*Action item*: Lines before the one containing "14 -> 12, 0, 8" are excluded; retype that line and all remaining lines of the material exactly.

*Supplied entries*:
╔══
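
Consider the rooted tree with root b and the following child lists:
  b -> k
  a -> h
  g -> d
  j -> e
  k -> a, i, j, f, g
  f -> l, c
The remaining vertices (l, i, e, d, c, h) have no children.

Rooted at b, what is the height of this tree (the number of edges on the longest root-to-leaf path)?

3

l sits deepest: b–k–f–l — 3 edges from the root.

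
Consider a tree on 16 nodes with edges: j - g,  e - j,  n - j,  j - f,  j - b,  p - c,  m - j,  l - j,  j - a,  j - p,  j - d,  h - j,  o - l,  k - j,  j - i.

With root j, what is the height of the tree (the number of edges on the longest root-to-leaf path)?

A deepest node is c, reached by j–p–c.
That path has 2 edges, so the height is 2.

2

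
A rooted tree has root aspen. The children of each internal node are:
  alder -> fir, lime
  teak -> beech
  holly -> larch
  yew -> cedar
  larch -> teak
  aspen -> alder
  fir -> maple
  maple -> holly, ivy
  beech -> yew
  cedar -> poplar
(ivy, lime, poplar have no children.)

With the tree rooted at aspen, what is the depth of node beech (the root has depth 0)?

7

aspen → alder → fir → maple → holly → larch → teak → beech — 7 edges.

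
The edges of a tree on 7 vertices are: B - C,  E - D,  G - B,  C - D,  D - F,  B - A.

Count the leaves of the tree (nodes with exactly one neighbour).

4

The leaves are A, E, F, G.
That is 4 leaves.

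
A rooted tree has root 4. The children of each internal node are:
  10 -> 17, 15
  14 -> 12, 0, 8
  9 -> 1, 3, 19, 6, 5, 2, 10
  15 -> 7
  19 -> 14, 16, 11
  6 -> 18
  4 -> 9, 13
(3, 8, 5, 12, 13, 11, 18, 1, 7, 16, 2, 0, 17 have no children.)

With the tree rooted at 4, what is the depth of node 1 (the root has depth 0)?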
╚══
*Answer box*:
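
  14 -> 12, 0, 8
  9 -> 1, 3, 19, 6, 5, 2, 10
  15 -> 7
  19 -> 14, 16, 11
  6 -> 18
  4 -> 9, 13
(3, 8, 5, 12, 13, 11, 18, 1, 7, 16, 2, 0, 17 have no children.)

With the tree rooted at 4, what is the depth of node 1 (the root has depth 0)?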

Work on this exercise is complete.